## About this exercise
Using the records below, quote only the span that opens with the line containing "word = CASE-prefix" and closes with the line containing "unhyphenated lowercase form.", exactly and inclusively.

## Provided entries

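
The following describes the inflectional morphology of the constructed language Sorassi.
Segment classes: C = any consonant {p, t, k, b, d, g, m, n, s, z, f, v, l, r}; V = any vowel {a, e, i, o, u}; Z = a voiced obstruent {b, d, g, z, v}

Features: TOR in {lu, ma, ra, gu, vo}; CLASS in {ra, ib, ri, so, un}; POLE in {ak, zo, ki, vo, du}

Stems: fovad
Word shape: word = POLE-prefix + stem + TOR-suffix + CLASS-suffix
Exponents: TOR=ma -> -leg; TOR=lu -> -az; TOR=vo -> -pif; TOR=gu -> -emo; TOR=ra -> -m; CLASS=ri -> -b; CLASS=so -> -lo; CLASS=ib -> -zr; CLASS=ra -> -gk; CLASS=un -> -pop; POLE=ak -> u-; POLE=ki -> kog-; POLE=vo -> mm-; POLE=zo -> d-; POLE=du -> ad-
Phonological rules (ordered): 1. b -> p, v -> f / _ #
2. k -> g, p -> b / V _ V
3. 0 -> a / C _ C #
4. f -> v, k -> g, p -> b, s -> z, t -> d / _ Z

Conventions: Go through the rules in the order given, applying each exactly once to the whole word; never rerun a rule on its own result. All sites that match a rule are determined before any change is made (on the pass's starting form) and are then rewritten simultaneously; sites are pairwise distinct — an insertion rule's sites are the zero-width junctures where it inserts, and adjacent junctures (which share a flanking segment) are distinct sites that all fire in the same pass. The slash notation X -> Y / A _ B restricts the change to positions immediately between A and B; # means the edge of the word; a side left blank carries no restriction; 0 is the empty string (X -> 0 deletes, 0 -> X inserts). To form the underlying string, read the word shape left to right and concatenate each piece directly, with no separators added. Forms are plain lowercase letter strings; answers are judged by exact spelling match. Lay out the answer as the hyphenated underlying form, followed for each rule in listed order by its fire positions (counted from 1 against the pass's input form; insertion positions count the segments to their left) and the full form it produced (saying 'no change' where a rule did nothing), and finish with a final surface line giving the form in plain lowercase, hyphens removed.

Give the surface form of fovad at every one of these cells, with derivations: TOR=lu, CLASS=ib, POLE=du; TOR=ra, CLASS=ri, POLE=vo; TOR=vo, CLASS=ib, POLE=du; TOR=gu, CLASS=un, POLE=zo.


cell TOR=lu, CLASS=ib, POLE=du:
underlying: ad-fovad-az-zr
1. b -> p, v -> f / _ #: no change
2. k -> g, p -> b / V _ V: no change
3. 0 -> a / C _ C #: inserts after position(s) 10: adfovadazzar
4. f -> v, k -> g, p -> b, s -> z, t -> d / _ Z: no change
surface: adfovadazzar

cell TOR=ra, CLASS=ri, POLE=vo:
underlying: mm-fovad-m-b
1. b -> p, v -> f / _ #: fires at position(s) 9: mmfovadmp
2. k -> g, p -> b / V _ V: no change
3. 0 -> a / C _ C #: inserts after position(s) 8: mmfovadmap
4. f -> v, k -> g, p -> b, s -> z, t -> d / _ Z: no change
surface: mmfovadmap

cell TOR=vo, CLASS=ib, POLE=du:
underlying: ad-fovad-pif-zr
1. b -> p, v -> f / _ #: no change
2. k -> g, p -> b / V _ V: no change
3. 0 -> a / C _ C #: inserts after position(s) 11: adfovadpifzar
4. f -> v, k -> g, p -> b, s -> z, t -> d / _ Z: fires at position(s) 10: adfovadpivzar
surface: adfovadpivzar

cell TOR=gu, CLASS=un, POLE=zo:
underlying: d-fovad-emo-pop
1. b -> p, v -> f / _ #: no change
2. k -> g, p -> b / V _ V: fires at position(s) 10: dfovademobop
3. 0 -> a / C _ C #: no change
4. f -> v, k -> g, p -> b, s -> z, t -> d / _ Z: no change
surface: dfovademobop


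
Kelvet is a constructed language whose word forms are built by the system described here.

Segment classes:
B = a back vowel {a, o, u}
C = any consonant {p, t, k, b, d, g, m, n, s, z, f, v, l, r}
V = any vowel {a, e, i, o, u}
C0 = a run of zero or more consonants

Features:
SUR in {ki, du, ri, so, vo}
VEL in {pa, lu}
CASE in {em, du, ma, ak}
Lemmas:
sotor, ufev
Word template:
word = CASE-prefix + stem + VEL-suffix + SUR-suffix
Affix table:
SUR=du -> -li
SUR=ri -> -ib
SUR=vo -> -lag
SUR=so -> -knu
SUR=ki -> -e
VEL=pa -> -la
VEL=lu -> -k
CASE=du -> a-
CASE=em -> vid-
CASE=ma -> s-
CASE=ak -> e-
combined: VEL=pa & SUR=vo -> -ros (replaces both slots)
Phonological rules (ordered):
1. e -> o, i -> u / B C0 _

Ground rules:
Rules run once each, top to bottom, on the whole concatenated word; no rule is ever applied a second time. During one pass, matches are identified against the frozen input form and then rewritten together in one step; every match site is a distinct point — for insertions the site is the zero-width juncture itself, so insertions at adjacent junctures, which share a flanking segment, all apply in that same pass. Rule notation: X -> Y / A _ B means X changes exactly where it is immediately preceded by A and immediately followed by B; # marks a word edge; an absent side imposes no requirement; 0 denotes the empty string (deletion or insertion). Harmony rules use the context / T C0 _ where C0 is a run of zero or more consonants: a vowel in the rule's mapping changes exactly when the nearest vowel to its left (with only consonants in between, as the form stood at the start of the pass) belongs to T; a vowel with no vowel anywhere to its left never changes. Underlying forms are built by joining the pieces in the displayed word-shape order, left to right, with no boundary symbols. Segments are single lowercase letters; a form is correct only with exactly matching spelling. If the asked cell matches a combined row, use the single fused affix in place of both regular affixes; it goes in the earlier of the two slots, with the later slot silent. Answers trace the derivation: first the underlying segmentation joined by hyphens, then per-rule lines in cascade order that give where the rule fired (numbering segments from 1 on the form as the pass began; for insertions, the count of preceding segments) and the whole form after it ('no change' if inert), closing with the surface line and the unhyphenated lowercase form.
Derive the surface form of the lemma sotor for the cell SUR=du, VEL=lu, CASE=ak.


underlying: e-sotor-k-li
1. e -> o, i -> u / B C0 _: fires at position(s) 9: esotorklu
surface: esotorklu


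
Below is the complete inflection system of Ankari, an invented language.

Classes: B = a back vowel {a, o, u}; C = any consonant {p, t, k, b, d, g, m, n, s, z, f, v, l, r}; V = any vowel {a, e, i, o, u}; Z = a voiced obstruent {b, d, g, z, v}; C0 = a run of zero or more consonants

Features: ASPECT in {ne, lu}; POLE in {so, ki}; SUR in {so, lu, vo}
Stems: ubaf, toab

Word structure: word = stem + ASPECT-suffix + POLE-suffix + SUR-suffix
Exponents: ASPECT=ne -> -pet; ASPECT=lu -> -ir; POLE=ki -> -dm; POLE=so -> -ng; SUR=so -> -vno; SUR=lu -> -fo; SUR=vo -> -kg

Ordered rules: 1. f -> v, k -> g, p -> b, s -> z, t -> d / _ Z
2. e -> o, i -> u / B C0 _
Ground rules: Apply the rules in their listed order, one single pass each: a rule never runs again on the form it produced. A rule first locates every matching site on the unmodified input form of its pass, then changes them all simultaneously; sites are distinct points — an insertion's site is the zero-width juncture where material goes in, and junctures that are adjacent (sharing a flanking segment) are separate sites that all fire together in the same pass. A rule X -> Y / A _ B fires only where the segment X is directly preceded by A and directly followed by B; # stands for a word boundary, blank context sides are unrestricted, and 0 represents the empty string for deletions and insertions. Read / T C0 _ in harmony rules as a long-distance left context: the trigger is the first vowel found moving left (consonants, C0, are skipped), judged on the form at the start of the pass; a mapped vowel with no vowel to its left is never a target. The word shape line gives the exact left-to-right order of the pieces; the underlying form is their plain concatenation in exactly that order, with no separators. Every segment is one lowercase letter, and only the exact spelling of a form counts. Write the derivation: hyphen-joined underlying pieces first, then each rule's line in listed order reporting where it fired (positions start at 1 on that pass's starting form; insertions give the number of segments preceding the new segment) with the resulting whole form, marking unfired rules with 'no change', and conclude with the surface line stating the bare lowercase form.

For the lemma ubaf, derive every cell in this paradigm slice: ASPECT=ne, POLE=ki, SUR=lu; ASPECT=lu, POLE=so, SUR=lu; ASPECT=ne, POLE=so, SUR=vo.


cell ASPECT=ne, POLE=ki, SUR=lu:
underlying: ubaf-pet-dm-fo
1. f -> v, k -> g, p -> b, s -> z, t -> d / _ Z: fires at position(s) 7: ubafpeddmfo
2. e -> o, i -> u / B C0 _: fires at position(s) 6: ubafpoddmfo
surface: ubafpoddmfo

cell ASPECT=lu, POLE=so, SUR=lu:
underlying: ubaf-ir-ng-fo
1. f -> v, k -> g, p -> b, s -> z, t -> d / _ Z: no change
2. e -> o, i -> u / B C0 _: fires at position(s) 5: ubafurngfo
surface: ubafurngfo

cell ASPECT=ne, POLE=so, SUR=vo:
underlying: ubaf-pet-ng-kg
1. f -> v, k -> g, p -> b, s -> z, t -> d / _ Z: fires at position(s) 10: ubafpetnggg
2. e -> o, i -> u / B C0 _: fires at position(s) 6: ubafpotnggg
surface: ubafpotnggg


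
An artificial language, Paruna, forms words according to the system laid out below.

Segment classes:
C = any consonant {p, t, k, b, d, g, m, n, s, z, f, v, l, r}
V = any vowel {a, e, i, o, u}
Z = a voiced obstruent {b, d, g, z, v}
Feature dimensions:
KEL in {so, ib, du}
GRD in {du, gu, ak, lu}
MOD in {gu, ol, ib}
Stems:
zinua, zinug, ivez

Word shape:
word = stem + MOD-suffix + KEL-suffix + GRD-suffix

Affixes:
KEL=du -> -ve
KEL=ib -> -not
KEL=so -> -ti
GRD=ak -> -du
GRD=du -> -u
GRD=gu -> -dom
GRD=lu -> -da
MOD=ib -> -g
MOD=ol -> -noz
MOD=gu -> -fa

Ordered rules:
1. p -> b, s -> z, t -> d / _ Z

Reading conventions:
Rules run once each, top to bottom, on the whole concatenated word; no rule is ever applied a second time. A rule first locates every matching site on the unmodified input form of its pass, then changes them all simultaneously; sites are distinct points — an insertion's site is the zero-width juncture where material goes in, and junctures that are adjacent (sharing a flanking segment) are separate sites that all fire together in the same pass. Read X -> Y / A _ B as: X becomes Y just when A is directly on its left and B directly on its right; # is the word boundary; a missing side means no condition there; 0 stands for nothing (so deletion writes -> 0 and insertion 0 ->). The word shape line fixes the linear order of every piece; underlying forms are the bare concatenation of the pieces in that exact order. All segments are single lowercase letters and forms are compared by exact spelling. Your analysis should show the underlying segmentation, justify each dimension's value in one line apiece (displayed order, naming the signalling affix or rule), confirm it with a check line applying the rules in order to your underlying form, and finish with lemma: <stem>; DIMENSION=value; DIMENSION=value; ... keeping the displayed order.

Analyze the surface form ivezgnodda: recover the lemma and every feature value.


underlying: ivez-g-not-da
KEL=ib - signalled by the affix -not
GRD=lu - signalled by the affix -da
MOD=ib - signalled by the affix -g
check: ivezgnotda -> ivezgnodda
lemma: ivez; KEL=ib; GRD=lu; MOD=ib


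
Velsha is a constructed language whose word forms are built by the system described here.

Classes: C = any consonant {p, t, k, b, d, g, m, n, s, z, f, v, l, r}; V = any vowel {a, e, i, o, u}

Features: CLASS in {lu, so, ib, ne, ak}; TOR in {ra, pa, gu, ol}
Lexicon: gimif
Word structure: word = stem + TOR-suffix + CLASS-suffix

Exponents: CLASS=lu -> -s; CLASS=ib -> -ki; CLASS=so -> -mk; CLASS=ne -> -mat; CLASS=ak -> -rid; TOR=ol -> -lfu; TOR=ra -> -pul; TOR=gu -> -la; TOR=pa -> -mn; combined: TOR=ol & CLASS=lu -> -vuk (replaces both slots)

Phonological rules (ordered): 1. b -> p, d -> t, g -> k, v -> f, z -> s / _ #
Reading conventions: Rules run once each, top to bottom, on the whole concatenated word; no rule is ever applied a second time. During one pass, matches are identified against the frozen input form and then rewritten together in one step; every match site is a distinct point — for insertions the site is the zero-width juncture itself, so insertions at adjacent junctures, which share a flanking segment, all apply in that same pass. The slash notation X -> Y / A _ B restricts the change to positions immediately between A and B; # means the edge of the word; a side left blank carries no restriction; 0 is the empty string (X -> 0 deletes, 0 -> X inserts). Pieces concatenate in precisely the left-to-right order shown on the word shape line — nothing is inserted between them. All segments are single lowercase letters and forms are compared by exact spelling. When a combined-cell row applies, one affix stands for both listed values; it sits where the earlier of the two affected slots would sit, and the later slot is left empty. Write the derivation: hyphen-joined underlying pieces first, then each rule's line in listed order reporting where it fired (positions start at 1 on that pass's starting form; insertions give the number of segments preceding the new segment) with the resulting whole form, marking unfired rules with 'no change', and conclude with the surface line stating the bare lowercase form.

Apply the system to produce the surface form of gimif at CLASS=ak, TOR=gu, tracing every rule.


underlying: gimif-la-rid
1. b -> p, d -> t, g -> k, v -> f, z -> s / _ #: fires at position(s) 10: gimiflarit
surface: gimiflarit


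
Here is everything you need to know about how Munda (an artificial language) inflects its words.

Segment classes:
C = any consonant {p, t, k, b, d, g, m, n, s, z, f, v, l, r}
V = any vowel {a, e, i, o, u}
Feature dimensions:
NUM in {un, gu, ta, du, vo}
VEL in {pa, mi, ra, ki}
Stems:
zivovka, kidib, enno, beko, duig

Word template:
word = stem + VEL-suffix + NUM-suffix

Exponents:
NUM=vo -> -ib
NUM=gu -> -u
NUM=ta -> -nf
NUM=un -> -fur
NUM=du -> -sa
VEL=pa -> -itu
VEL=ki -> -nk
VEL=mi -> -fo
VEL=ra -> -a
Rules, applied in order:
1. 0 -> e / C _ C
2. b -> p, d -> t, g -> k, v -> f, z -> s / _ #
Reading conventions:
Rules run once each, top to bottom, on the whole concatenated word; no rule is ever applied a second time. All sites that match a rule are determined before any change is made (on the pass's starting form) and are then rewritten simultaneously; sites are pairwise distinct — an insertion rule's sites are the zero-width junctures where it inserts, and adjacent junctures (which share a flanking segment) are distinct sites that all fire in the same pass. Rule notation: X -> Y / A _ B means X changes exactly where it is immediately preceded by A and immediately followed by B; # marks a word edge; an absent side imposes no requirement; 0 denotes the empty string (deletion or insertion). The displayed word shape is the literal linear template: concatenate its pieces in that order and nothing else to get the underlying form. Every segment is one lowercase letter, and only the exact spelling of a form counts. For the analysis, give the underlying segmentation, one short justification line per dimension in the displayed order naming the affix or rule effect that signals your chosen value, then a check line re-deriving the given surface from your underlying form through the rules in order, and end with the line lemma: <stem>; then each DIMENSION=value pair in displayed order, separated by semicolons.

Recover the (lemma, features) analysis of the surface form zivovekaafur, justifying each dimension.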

## Answer for the task
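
word = CASE-prefix + stem + VEL-suffix + SUR-suffix
Affix table:
SUR=du -> -li
SUR=ri -> -ib
SUR=vo -> -lag
SUR=so -> -knu
SUR=ki -> -e
VEL=pa -> -la
VEL=lu -> -k
CASE=du -> a-
CASE=em -> vid-
CASE=ma -> s-
CASE=ak -> e-
combined: VEL=pa & SUR=vo -> -ros (replaces both slots)
Phonological rules (ordered):
1. e -> o, i -> u / B C0 _

Ground rules:
Rules run once each, top to bottom, on the whole concatenated word; no rule is ever applied a second time. During one pass, matches are identified against the frozen input form and then rewritten together in one step; every match site is a distinct point — for insertions the site is the zero-width juncture itself, so insertions at adjacent junctures, which share a flanking segment, all apply in that same pass. Rule notation: X -> Y / A _ B means X changes exactly where it is immediately preceded by A and immediately followed by B; # marks a word edge; an absent side imposes no requirement; 0 denotes the empty string (deletion or insertion). Harmony rules use the context / T C0 _ where C0 is a run of zero or more consonants: a vowel in the rule's mapping changes exactly when the nearest vowel to its left (with only consonants in between, as the form stood at the start of the pass) belongs to T; a vowel with no vowel anywhere to its left never changes. Underlying forms are built by joining the pieces in the displayed word-shape order, left to right, with no boundary symbols. Segments are single lowercase letters; a form is correct only with exactly matching spelling. If the asked cell matches a combined row, use the single fused affix in place of both regular affixes; it goes in the earlier of the two slots, with the later slot silent. Answers trace the derivation: first the underlying segmentation joined by hyphens, then per-rule lines in cascade order that give where the rule fired (numbering segments from 1 on the form as the pass began; for insertions, the count of preceding segments) and the whole form after it ('no change' if inert), closing with the surface line and the unhyphenated lowercase form.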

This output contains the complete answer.